__What to do__
Reproduce the data in full, exactly.

__Listed entries__
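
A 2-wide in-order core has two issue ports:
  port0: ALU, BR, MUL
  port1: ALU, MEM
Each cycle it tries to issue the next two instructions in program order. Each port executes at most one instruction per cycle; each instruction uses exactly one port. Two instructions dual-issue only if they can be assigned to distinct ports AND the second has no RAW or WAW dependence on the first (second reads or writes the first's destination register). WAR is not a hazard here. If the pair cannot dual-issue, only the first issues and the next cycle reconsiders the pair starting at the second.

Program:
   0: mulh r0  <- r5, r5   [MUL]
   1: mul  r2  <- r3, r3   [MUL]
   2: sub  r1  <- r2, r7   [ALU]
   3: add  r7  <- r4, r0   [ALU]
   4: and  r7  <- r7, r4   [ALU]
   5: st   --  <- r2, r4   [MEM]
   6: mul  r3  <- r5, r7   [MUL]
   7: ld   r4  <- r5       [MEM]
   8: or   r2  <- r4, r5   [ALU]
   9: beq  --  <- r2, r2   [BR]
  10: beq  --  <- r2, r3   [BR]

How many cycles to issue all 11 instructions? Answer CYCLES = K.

t=0 i0:mulh ; no-port MUL/MUL
t=1 i1:mul ; RAW r2
t=2 i2&i3:sub;add ; pair
t=3 i4&i5:and;st ; pair
t=4 i6&i7:mul;ld ; pair
t=5 i8:or ; RAW r2
t=6 i9:beq ; no-port BR/BR
t=7 i10:beq ; tail

CYCLES = 8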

__Reply__
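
A 2-wide in-order core has two issue ports:
  port0: ALU, BR, MUL
  port1: ALU, MEM
Each cycle it tries to issue the next two instructions in program order. Each port executes at most one instruction per cycle; each instruction uses exactly one port. Two instructions dual-issue only if they can be assigned to distinct ports AND the second has no RAW or WAW dependence on the first (second reads or writes the first's destination register). WAR is not a hazard here. If the pair cannot dual-issue, only the first issues and the next cycle reconsiders the pair starting at the second.

Program:
   0: mulh r0  <- r5, r5   [MUL]
   1: mul  r2  <- r3, r3   [MUL]
   2: sub  r1  <- r2, r7   [ALU]
   3: add  r7  <- r4, r0   [ALU]
   4: and  r7  <- r7, r4   [ALU]
   5: st   --  <- r2, r4   [MEM]
   6: mul  r3  <- r5, r7   [MUL]
   7: ld   r4  <- r5       [MEM]
   8: or   r2  <- r4, r5   [ALU]
   9: beq  --  <- r2, r2   [BR]
  10: beq  --  <- r2, r3   [BR]

How many cycles to issue all 11 instructions? Answer CYCLES = K.

t=0 i0:mulh ; no-port MUL/MUL
t=1 i1:mul ; RAW r2
t=2 i2&i3:sub;add ; pair
t=3 i4&i5:and;st ; pair
t=4 i6&i7:mul;ld ; pair
t=5 i8:or ; RAW r2
t=6 i9:beq ; no-port BR/BR
t=7 i10:beq ; tail

CYCLES = 8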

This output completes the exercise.